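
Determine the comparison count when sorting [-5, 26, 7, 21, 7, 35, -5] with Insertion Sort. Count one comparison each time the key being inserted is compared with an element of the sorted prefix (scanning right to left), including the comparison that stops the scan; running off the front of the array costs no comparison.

Insert 26: -5 <= 26 (stop) = 1 comparison(s) -> [-5, 26, 7, 21, 7, 35, -5]
Insert 7: 26 > 7 (shift), -5 <= 7 (stop) = 2 comparison(s) -> [-5, 7, 26, 21, 7, 35, -5]
Insert 21: 26 > 21 (shift), 7 <= 21 (stop) = 2 comparison(s) -> [-5, 7, 21, 26, 7, 35, -5]
Insert 7: 26 > 7 (shift), 21 > 7 (shift), 7 <= 7 (stop) = 3 comparison(s) -> [-5, 7, 7, 21, 26, 35, -5]
Insert 35: 26 <= 35 (stop) = 1 comparison(s) -> [-5, 7, 7, 21, 26, 35, -5]
Insert -5: 35 > -5 (shift), 26 > -5 (shift), 21 > -5 (shift), 7 > -5 (shift), 7 > -5 (shift), -5 <= -5 (stop) = 6 comparison(s) -> [-5, -5, 7, 7, 21, 26, 35]
Total comparisons: 1 + 2 + 2 + 3 + 1 + 6 = 15


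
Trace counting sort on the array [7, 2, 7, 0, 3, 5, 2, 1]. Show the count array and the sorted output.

Count array: [1, 1, 2, 1, 0, 1, 0, 2]
(count[i] = number of elements equal to i)
Cumulative count: [1, 2, 4, 5, 5, 6, 6, 8]
Sorted: [0, 1, 2, 2, 3, 5, 7, 7]


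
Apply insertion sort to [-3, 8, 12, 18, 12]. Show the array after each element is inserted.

First element -3 is already 'sorted'
Insert 8: shifted 0 elements -> [-3, 8, 12, 18, 12]
Insert 12: shifted 0 elements -> [-3, 8, 12, 18, 12]
Insert 18: shifted 0 elements -> [-3, 8, 12, 18, 12]
Insert 12: shifted 1 elements -> [-3, 8, 12, 12, 18]


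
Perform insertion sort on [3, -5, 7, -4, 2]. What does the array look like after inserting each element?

First element 3 is already 'sorted'
Insert -5: shifted 1 elements -> [-5, 3, 7, -4, 2]
Insert 7: shifted 0 elements -> [-5, 3, 7, -4, 2]
Insert -4: shifted 2 elements -> [-5, -4, 3, 7, 2]
Insert 2: shifted 2 elements -> [-5, -4, 2, 3, 7]


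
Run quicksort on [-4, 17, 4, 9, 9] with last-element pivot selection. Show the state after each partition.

Partition 1: pivot=9 at index 3 -> [-4, 4, 9, 9, 17]
Partition 2: pivot=9 at index 2 -> [-4, 4, 9, 9, 17]
Partition 3: pivot=4 at index 1 -> [-4, 4, 9, 9, 17]


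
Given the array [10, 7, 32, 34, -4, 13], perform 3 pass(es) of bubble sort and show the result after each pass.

After pass 1: [7, 10, 32, -4, 13, 34] (3 swaps)
After pass 2: [7, 10, -4, 13, 32, 34] (2 swaps)
After pass 3: [7, -4, 10, 13, 32, 34] (1 swaps)
Total swaps: 6


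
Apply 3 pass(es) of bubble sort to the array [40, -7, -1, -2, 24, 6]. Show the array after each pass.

After pass 1: [-7, -1, -2, 24, 6, 40] (5 swaps)
After pass 2: [-7, -2, -1, 6, 24, 40] (2 swaps)
After pass 3: [-7, -2, -1, 6, 24, 40] (0 swaps)
Total swaps: 7


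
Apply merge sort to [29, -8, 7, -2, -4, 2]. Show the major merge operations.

Divide and conquer:
  Merge [-8] + [7] -> [-8, 7]
  Merge [29] + [-8, 7] -> [-8, 7, 29]
  Merge [-4] + [2] -> [-4, 2]
  Merge [-2] + [-4, 2] -> [-4, -2, 2]
  Merge [-8, 7, 29] + [-4, -2, 2] -> [-8, -4, -2, 2, 7, 29]


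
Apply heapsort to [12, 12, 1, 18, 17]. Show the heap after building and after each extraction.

Build heap: [18, 17, 1, 12, 12]
Extract 18: [17, 12, 1, 12, 18]
Extract 17: [12, 12, 1, 17, 18]
Extract 12: [12, 1, 12, 17, 18]
Extract 12: [1, 12, 12, 17, 18]


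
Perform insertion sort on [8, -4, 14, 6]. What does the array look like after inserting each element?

First element 8 is already 'sorted'
Insert -4: shifted 1 elements -> [-4, 8, 14, 6]
Insert 14: shifted 0 elements -> [-4, 8, 14, 6]
Insert 6: shifted 2 elements -> [-4, 6, 8, 14]


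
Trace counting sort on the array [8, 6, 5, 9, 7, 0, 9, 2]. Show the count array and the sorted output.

Count array: [1, 0, 1, 0, 0, 1, 1, 1, 1, 2]
(count[i] = number of elements equal to i)
Cumulative count: [1, 1, 2, 2, 2, 3, 4, 5, 6, 8]
Sorted: [0, 2, 5, 6, 7, 8, 9, 9]


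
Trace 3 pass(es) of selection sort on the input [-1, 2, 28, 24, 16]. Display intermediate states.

Pass 1: Select minimum -1 at index 0, swap -> [-1, 2, 28, 24, 16]
Pass 2: Select minimum 2 at index 1, swap -> [-1, 2, 28, 24, 16]
Pass 3: Select minimum 16 at index 4, swap -> [-1, 2, 16, 24, 28]


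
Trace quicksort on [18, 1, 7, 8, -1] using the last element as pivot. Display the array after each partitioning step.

Partition 1: pivot=-1 at index 0 -> [-1, 1, 7, 8, 18]
Partition 2: pivot=18 at index 4 -> [-1, 1, 7, 8, 18]
Partition 3: pivot=8 at index 3 -> [-1, 1, 7, 8, 18]
Partition 4: pivot=7 at index 2 -> [-1, 1, 7, 8, 18]


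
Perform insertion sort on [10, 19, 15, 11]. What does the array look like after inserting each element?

First element 10 is already 'sorted'
Insert 19: shifted 0 elements -> [10, 19, 15, 11]
Insert 15: shifted 1 elements -> [10, 15, 19, 11]
Insert 11: shifted 2 elements -> [10, 11, 15, 19]


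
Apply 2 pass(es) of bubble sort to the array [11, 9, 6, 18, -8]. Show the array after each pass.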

Instructions for the task: Through the last line of the entries above, beginning at the line containing "Trace quicksort on", transcribe each line exactly, both ends included and nothing more.

Answer below:
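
Trace quicksort on [18, 1, 7, 8, -1] using the last element as pivot. Display the array after each partitioning step.

Partition 1: pivot=-1 at index 0 -> [-1, 1, 7, 8, 18]
Partition 2: pivot=18 at index 4 -> [-1, 1, 7, 8, 18]
Partition 3: pivot=8 at index 3 -> [-1, 1, 7, 8, 18]
Partition 4: pivot=7 at index 2 -> [-1, 1, 7, 8, 18]


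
Perform insertion sort on [10, 19, 15, 11]. What does the array look like after inserting each element?

First element 10 is already 'sorted'
Insert 19: shifted 0 elements -> [10, 19, 15, 11]
Insert 15: shifted 1 elements -> [10, 15, 19, 11]
Insert 11: shifted 2 elements -> [10, 11, 15, 19]


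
Apply 2 pass(es) of bubble sort to the array [11, 9, 6, 18, -8]. Show the array after each pass.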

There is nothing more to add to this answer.